* [Directions for this task] Copy exactly the lines of the records below, and only those lines, beginning with the line that contains "- Gabriel is" and ending with the line that contains "- Elena has noon to 4:15 PM open.".

* [Excerpted records]
*** Begin section ***
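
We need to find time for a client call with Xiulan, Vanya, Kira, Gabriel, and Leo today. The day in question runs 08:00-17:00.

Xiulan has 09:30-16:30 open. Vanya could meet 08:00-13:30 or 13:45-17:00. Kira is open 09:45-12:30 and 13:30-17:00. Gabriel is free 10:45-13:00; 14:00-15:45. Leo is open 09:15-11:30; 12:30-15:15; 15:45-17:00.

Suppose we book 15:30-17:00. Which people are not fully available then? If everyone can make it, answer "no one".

Xiulan: not fully free for 15:30-17:00. Vanya: free for 15:30-17:00. Kira: free for 15:30-17:00. Gabriel: not fully free for 15:30-17:00. Leo: not fully free for 15:30-17:00.

Gabriel, Leo, Xiulan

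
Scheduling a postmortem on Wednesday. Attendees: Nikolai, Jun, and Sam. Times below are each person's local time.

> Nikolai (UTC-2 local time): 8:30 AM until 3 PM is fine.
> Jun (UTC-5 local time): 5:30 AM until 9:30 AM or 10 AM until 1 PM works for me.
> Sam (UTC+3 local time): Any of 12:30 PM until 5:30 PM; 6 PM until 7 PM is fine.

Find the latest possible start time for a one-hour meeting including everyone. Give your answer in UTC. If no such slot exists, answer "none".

Nikolai in UTC: 10:30-17:00 (add 2h to convert from UTC-2).
Jun in UTC: 10:30-14:30, 15:00-18:00 (add 5h to convert from UTC-5).
Sam in UTC: 09:30-14:30, 15:00-16:00 (subtract 3h to convert from UTC+3).
Nikolai ∩ Jun: 10:30-14:30, 15:00-17:00.
Nikolai ∩ Jun ∩ Sam: 10:30-14:30, 15:00-16:00.
Those are the intersection windows.
The last common window of at least 60 minutes is 15:00-16:00; a 60-minute meeting can start as late as 15:00 and still end by 16:00.

15:00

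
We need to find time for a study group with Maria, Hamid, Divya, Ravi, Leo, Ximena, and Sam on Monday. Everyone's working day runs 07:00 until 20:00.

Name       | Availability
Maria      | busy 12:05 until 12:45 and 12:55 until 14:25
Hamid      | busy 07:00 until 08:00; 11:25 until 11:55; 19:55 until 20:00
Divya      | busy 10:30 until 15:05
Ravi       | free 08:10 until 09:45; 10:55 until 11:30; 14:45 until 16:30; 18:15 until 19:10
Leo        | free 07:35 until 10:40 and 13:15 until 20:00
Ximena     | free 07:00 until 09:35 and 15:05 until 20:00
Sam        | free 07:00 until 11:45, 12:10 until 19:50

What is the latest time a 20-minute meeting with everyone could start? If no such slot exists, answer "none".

18:50

Maria free: 07:00-12:05, 12:45-12:55, 14:25-20:00 (invert busy blocks within the working day).
Hamid free: 08:00-11:25, 11:55-19:55 (invert busy blocks within the working day).
Divya free: 07:00-10:30, 15:05-20:00 (invert busy blocks within the working day).
Ravi free: 08:10-09:45, 10:55-11:30, 14:45-16:30, 18:15-19:10.
Leo free: 07:35-10:40, 13:15-20:00.
Ximena free: 07:00-09:35, 15:05-20:00.
Sam free: 07:00-11:45, 12:10-19:50.
Maria ∩ Hamid: 08:00-11:25, 11:55-12:05, 12:45-12:55, 14:25-19:55.
Maria ∩ Hamid ∩ Divya: 08:00-10:30, 15:05-19:55.
Maria ∩ Hamid ∩ Divya ∩ Ravi: 08:10-09:45, 15:05-16:30, 18:15-19:10.
Maria ∩ Hamid ∩ Divya ∩ Ravi ∩ Leo: 08:10-09:45, 15:05-16:30, 18:15-19:10.
Maria ∩ Hamid ∩ Divya ∩ Ravi ∩ Leo ∩ Ximena: 08:10-09:35, 15:05-16:30, 18:15-19:10.
Maria ∩ Hamid ∩ Divya ∩ Ravi ∩ Leo ∩ Ximena ∩ Sam: 08:10-09:35, 15:05-16:30, 18:15-19:10.
The last common window of at least 20 minutes is 18:15-19:10; a 20-minute meeting can start as late as 18:50 and still end by 19:10.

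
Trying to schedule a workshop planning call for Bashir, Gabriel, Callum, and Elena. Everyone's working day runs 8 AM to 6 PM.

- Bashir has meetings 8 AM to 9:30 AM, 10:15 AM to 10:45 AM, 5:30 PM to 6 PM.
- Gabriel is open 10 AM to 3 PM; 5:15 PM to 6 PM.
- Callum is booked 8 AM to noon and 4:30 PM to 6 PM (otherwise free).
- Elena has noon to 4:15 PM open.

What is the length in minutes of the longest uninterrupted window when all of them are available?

Bashir free: 09:30-10:15, 10:45-17:30 (invert busy blocks within the working day).
Gabriel free: 10:00-15:00, 17:15-18:00.
Callum free: 12:00-16:30 (invert busy blocks within the working day).
Elena free: 12:00-16:15.
Bashir ∩ Gabriel: 10:00-10:15, 10:45-15:00, 17:15-17:30.
Bashir ∩ Gabriel ∩ Callum: 12:00-15:00.
Bashir ∩ Gabriel ∩ Callum ∩ Elena: 12:00-15:00.
The longest is 12:00-15:00 at 180 minutes.

180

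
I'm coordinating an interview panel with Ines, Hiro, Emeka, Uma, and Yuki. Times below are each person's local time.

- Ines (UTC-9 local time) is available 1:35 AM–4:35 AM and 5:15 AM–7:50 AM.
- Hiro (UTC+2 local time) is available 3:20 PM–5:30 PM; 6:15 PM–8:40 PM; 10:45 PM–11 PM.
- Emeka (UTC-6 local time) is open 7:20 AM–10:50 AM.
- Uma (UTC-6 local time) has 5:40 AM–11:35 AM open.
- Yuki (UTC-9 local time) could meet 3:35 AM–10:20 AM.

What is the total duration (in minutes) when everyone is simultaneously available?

Ines in UTC: 10:35-13:35, 14:15-16:50 (add 9h to convert from UTC-9).
Hiro in UTC: 13:20-15:30, 16:15-18:40, 20:45-21:00 (subtract 2h to convert from UTC+2).
Emeka in UTC: 13:20-16:50 (add 6h to convert from UTC-6).
Uma in UTC: 11:40-17:35 (add 6h to convert from UTC-6).
Yuki in UTC: 12:35-19:20 (add 9h to convert from UTC-9).
Ines ∩ Hiro: 13:20-13:35, 14:15-15:30, 16:15-16:50.
Ines ∩ Hiro ∩ Emeka: 13:20-13:35, 14:15-15:30, 16:15-16:50.
Ines ∩ Hiro ∩ Emeka ∩ Uma: 13:20-13:35, 14:15-15:30, 16:15-16:50.
Ines ∩ Hiro ∩ Emeka ∩ Uma ∩ Yuki: 13:20-13:35, 14:15-15:30, 16:15-16:50.
So the common availability across everyone is 13:20-13:35, 14:15-15:30, 16:15-16:50.
Summing the common windows: 15 + 75 + 35 = 125 minutes.

125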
*** End section ***
* [Solved problem]
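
- Gabriel is open 10 AM to 3 PM; 5:15 PM to 6 PM.
- Callum is booked 8 AM to noon and 4:30 PM to 6 PM (otherwise free).
- Elena has noon to 4:15 PM open.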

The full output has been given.